::: Extracted material :::

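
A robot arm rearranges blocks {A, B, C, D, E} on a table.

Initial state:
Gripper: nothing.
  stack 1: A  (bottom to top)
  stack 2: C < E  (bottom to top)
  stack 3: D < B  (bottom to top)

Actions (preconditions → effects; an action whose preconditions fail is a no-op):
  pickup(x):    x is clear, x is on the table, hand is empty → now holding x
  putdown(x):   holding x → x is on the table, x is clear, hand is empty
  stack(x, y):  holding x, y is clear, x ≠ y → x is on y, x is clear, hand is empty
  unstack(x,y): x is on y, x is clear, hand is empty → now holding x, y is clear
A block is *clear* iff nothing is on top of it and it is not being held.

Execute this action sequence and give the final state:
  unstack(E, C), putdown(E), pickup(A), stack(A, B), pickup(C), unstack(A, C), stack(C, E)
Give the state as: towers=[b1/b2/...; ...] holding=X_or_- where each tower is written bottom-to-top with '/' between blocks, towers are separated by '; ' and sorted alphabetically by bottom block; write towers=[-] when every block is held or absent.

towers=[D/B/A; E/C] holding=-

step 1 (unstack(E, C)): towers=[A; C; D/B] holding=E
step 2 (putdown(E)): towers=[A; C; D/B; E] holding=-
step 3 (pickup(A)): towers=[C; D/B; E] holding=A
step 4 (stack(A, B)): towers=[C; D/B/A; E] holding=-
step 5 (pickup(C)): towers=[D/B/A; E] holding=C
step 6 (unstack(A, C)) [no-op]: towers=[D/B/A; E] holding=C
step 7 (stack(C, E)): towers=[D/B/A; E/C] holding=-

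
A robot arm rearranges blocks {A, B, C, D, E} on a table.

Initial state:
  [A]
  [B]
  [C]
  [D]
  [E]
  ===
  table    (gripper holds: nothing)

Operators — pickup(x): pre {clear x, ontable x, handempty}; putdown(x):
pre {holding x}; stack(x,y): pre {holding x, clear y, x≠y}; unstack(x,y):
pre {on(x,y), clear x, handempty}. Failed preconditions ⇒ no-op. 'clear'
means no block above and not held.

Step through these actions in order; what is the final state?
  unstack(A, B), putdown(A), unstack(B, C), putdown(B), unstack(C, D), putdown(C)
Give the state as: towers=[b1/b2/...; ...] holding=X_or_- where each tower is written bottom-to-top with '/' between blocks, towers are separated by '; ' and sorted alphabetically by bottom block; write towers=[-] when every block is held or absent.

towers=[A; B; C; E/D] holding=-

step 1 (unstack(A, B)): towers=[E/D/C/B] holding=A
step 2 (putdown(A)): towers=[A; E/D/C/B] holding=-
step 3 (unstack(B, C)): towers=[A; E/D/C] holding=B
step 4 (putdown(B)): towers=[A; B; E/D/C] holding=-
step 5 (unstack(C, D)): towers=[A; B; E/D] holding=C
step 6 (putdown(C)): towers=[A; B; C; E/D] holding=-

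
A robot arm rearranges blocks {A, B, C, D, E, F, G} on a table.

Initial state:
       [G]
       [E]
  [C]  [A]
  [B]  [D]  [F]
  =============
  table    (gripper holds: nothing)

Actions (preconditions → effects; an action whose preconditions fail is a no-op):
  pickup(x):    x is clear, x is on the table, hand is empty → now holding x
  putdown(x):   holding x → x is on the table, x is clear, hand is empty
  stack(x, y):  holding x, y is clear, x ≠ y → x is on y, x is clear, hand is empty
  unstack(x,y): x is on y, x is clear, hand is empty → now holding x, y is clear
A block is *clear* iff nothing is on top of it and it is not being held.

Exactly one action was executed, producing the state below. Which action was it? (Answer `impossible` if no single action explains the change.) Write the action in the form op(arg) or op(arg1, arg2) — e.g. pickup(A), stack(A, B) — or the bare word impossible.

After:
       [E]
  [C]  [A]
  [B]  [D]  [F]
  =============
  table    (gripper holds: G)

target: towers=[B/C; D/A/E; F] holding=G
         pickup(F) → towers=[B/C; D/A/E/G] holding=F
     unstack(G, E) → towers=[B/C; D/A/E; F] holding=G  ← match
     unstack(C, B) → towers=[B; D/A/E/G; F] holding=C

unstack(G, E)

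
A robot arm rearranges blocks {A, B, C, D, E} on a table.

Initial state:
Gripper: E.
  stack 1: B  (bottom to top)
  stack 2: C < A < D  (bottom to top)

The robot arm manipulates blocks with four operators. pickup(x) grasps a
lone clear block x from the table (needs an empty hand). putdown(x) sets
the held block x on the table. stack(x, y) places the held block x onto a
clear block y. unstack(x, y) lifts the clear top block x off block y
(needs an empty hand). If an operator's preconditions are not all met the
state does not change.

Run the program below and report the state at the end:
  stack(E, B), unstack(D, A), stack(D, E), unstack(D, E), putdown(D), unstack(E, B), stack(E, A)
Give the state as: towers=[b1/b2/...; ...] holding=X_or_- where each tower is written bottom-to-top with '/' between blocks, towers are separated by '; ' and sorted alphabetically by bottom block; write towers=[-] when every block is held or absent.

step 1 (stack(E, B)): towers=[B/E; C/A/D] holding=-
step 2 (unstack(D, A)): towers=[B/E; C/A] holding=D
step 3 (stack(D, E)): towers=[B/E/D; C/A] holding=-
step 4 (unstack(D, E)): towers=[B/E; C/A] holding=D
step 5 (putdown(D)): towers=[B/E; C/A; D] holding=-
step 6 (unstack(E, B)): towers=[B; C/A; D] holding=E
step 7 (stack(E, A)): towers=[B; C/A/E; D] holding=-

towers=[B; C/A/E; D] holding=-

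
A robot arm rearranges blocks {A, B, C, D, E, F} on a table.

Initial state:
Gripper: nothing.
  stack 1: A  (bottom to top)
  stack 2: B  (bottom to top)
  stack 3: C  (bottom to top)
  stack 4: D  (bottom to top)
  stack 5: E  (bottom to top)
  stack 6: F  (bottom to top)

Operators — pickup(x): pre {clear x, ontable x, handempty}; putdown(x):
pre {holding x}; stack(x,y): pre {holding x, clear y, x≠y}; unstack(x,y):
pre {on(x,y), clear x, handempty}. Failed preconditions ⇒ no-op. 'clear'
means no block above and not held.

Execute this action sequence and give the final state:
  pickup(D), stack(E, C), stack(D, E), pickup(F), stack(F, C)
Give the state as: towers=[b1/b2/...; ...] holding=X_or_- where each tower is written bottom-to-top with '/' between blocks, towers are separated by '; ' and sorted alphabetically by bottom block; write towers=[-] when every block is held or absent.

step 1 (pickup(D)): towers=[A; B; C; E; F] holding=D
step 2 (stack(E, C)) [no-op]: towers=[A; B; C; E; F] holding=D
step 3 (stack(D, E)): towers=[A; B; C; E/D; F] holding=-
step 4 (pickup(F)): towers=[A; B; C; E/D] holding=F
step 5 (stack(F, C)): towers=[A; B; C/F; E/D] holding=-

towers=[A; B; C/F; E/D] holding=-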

:::

● Work required
A precise copy of the whole listing is the expected answer.

● Result for this task
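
A robot arm rearranges blocks {A, B, C, D, E} on a table.

Initial state:
Gripper: nothing.
  stack 1: A  (bottom to top)
  stack 2: C < E  (bottom to top)
  stack 3: D < B  (bottom to top)

Actions (preconditions → effects; an action whose preconditions fail is a no-op):
  pickup(x):    x is clear, x is on the table, hand is empty → now holding x
  putdown(x):   holding x → x is on the table, x is clear, hand is empty
  stack(x, y):  holding x, y is clear, x ≠ y → x is on y, x is clear, hand is empty
  unstack(x,y): x is on y, x is clear, hand is empty → now holding x, y is clear
A block is *clear* iff nothing is on top of it and it is not being held.

Execute this action sequence and give the final state:
  unstack(E, C), putdown(E), pickup(A), stack(A, B), pickup(C), unstack(A, C), stack(C, E)
Give the state as: towers=[b1/b2/...; ...] holding=X_or_- where each tower is written bottom-to-top with '/' between blocks, towers are separated by '; ' and sorted alphabetically by bottom block; write towers=[-] when every block is held or absent.

towers=[D/B/A; E/C] holding=-

step 1 (unstack(E, C)): towers=[A; C; D/B] holding=E
step 2 (putdown(E)): towers=[A; C; D/B; E] holding=-
step 3 (pickup(A)): towers=[C; D/B; E] holding=A
step 4 (stack(A, B)): towers=[C; D/B/A; E] holding=-
step 5 (pickup(C)): towers=[D/B/A; E] holding=C
step 6 (unstack(A, C)) [no-op]: towers=[D/B/A; E] holding=C
step 7 (stack(C, E)): towers=[D/B/A; E/C] holding=-

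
A robot arm rearranges blocks {A, B, C, D, E} on a table.

Initial state:
  [A]
  [B]
  [C]
  [D]
  [E]
  ===
  table    (gripper holds: nothing)

Operators — pickup(x): pre {clear x, ontable x, handempty}; putdown(x):
pre {holding x}; stack(x,y): pre {holding x, clear y, x≠y}; unstack(x,y):
pre {on(x,y), clear x, handempty}. Failed preconditions ⇒ no-op. 'clear'
means no block above and not held.

Step through these actions in order; what is the final state?
  unstack(A, B), putdown(A), unstack(B, C), putdown(B), unstack(C, D), putdown(C)
Give the state as: towers=[b1/b2/...; ...] holding=X_or_- where each tower is written bottom-to-top with '/' between blocks, towers are separated by '; ' and sorted alphabetically by bottom block; write towers=[-] when every block is held or absent.

towers=[A; B; C; E/D] holding=-

step 1 (unstack(A, B)): towers=[E/D/C/B] holding=A
step 2 (putdown(A)): towers=[A; E/D/C/B] holding=-
step 3 (unstack(B, C)): towers=[A; E/D/C] holding=B
step 4 (putdown(B)): towers=[A; B; E/D/C] holding=-
step 5 (unstack(C, D)): towers=[A; B; E/D] holding=C
step 6 (putdown(C)): towers=[A; B; C; E/D] holding=-

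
A robot arm rearranges blocks {A, B, C, D, E, F, G} on a table.

Initial state:
       [G]
       [E]
  [C]  [A]
  [B]  [D]  [F]
  =============
  table    (gripper holds: nothing)

Actions (preconditions → effects; an action whose preconditions fail is a no-op):
  pickup(x):    x is clear, x is on the table, hand is empty → now holding x
  putdown(x):   holding x → x is on the table, x is clear, hand is empty
  stack(x, y):  holding x, y is clear, x ≠ y → x is on y, x is clear, hand is empty
  unstack(x,y): x is on y, x is clear, hand is empty → now holding x, y is clear
A block is *clear* iff nothing is on top of it and it is not being held.

Exactly one action was executed, producing the state below. Which action was it? (Answer `impossible` if no single action explains the change.) Write the action in the form op(arg) or op(arg1, arg2) — e.g. pickup(A), stack(A, B) — or the bare word impossible.

After:
       [E]
  [C]  [A]
  [B]  [D]  [F]
  =============
  table    (gripper holds: G)

target: towers=[B/C; D/A/E; F] holding=G
         pickup(F) → towers=[B/C; D/A/E/G] holding=F
     unstack(G, E) → towers=[B/C; D/A/E; F] holding=G  ← match
     unstack(C, B) → towers=[B; D/A/E/G; F] holding=C

unstack(G, E)

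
A robot arm rearranges blocks {A, B, C, D, E} on a table.

Initial state:
Gripper: E.
  stack 1: B  (bottom to top)
  stack 2: C < A < D  (bottom to top)

The robot arm manipulates blocks with four operators. pickup(x) grasps a
lone clear block x from the table (needs an empty hand). putdown(x) sets
the held block x on the table. stack(x, y) places the held block x onto a
clear block y. unstack(x, y) lifts the clear top block x off block y
(needs an empty hand). If an operator's preconditions are not all met the
state does not change.

Run the program below and report the state at the end:
  stack(E, B), unstack(D, A), stack(D, E), unstack(D, E), putdown(D), unstack(E, B), stack(E, A)
Give the state as: towers=[b1/b2/...; ...] holding=X_or_- where each tower is written bottom-to-top with '/' between blocks, towers are separated by '; ' and sorted alphabetically by bottom block; write towers=[-] when every block is held or absent.

step 1 (stack(E, B)): towers=[B/E; C/A/D] holding=-
step 2 (unstack(D, A)): towers=[B/E; C/A] holding=D
step 3 (stack(D, E)): towers=[B/E/D; C/A] holding=-
step 4 (unstack(D, E)): towers=[B/E; C/A] holding=D
step 5 (putdown(D)): towers=[B/E; C/A; D] holding=-
step 6 (unstack(E, B)): towers=[B; C/A; D] holding=E
step 7 (stack(E, A)): towers=[B; C/A/E; D] holding=-

towers=[B; C/A/E; D] holding=-

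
A robot arm rearranges blocks {A, B, C, D, E, F} on a table.

Initial state:
Gripper: nothing.
  stack 1: A  (bottom to top)
  stack 2: B  (bottom to top)
  stack 3: C  (bottom to top)
  stack 4: D  (bottom to top)
  stack 5: E  (bottom to top)
  stack 6: F  (bottom to top)

Operators — pickup(x): pre {clear x, ontable x, handempty}; putdown(x):
pre {holding x}; stack(x,y): pre {holding x, clear y, x≠y}; unstack(x,y):
pre {on(x,y), clear x, handempty}. Failed preconditions ⇒ no-op. 'clear'
means no block above and not held.

Execute this action sequence and give the final state:
  pickup(D), stack(E, C), stack(D, E), pickup(F), stack(F, C)
Give the state as: towers=[b1/b2/...; ...] holding=X_or_- where each tower is written bottom-to-top with '/' between blocks, towers are separated by '; ' and sorted alphabetically by bottom block; write towers=[-] when every block is held or absent.

step 1 (pickup(D)): towers=[A; B; C; E; F] holding=D
step 2 (stack(E, C)) [no-op]: towers=[A; B; C; E; F] holding=D
step 3 (stack(D, E)): towers=[A; B; C; E/D; F] holding=-
step 4 (pickup(F)): towers=[A; B; C; E/D] holding=F
step 5 (stack(F, C)): towers=[A; B; C/F; E/D] holding=-

towers=[A; B; C/F; E/D] holding=-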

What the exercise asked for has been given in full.